▶ _Work required_: Every line of the data must be copied exactly.

▶ _Listed records_:
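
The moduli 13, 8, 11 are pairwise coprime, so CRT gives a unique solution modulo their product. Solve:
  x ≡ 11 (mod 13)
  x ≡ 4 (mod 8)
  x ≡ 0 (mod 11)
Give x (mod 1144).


Moduli 13, 8, 11 are pairwise coprime; by CRT there is a unique solution modulo M = 13 · 8 · 11 = 1144.
Solve pairwise, accumulating the modulus:
  Start with x ≡ 11 (mod 13).
  Combine with x ≡ 4 (mod 8): since gcd(13, 8) = 1, we get a unique residue mod 104.
    Write x = 11 + 13·t and substitute into x ≡ 4 (mod 8): 13·t ≡ 4 − 11 = -7 (mod 8).
    Reduce coefficients mod 8: 5·t ≡ 1 (mod 8).
    The inverse of 5 mod 8 is 5 (since 5·5 = 25 = 3·8 + 1), so t ≡ 5·1 = 5 ≡ 5 (mod 8).
    Then x = 11 + 13·5 = 76, valid modulo lcm(13, 8) = 104: x ≡ 76 (mod 104).
  Combine with x ≡ 0 (mod 11): since gcd(104, 11) = 1, we get a unique residue mod 1144.
    Write x = 76 + 104·t and substitute into x ≡ 0 (mod 11): 104·t ≡ 0 − 76 = -76 (mod 11).
    Reduce coefficients mod 11: 5·t ≡ 1 (mod 11).
    The inverse of 5 mod 11 is 9 (since 5·9 = 45 = 4·11 + 1), so t ≡ 9·1 = 9 ≡ 9 (mod 11).
    Then x = 76 + 104·9 = 1012, valid modulo lcm(104, 11) = 1144: x ≡ 1012 (mod 1144).
Verify: 1012 mod 13 = 11 ✓, 1012 mod 8 = 4 ✓, 1012 mod 11 = 0 ✓.

x ≡ 1012 (mod 1144).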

▶ _Task output_:
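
The moduli 13, 8, 11 are pairwise coprime, so CRT gives a unique solution modulo their product. Solve:
  x ≡ 11 (mod 13)
  x ≡ 4 (mod 8)
  x ≡ 0 (mod 11)
Give x (mod 1144).


Moduli 13, 8, 11 are pairwise coprime; by CRT there is a unique solution modulo M = 13 · 8 · 11 = 1144.
Solve pairwise, accumulating the modulus:
  Start with x ≡ 11 (mod 13).
  Combine with x ≡ 4 (mod 8): since gcd(13, 8) = 1, we get a unique residue mod 104.
    Write x = 11 + 13·t and substitute into x ≡ 4 (mod 8): 13·t ≡ 4 − 11 = -7 (mod 8).
    Reduce coefficients mod 8: 5·t ≡ 1 (mod 8).
    The inverse of 5 mod 8 is 5 (since 5·5 = 25 = 3·8 + 1), so t ≡ 5·1 = 5 ≡ 5 (mod 8).
    Then x = 11 + 13·5 = 76, valid modulo lcm(13, 8) = 104: x ≡ 76 (mod 104).
  Combine with x ≡ 0 (mod 11): since gcd(104, 11) = 1, we get a unique residue mod 1144.
    Write x = 76 + 104·t and substitute into x ≡ 0 (mod 11): 104·t ≡ 0 − 76 = -76 (mod 11).
    Reduce coefficients mod 11: 5·t ≡ 1 (mod 11).
    The inverse of 5 mod 11 is 9 (since 5·9 = 45 = 4·11 + 1), so t ≡ 9·1 = 9 ≡ 9 (mod 11).
    Then x = 76 + 104·9 = 1012, valid modulo lcm(104, 11) = 1144: x ≡ 1012 (mod 1144).
Verify: 1012 mod 13 = 11 ✓, 1012 mod 8 = 4 ✓, 1012 mod 11 = 0 ✓.

x ≡ 1012 (mod 1144).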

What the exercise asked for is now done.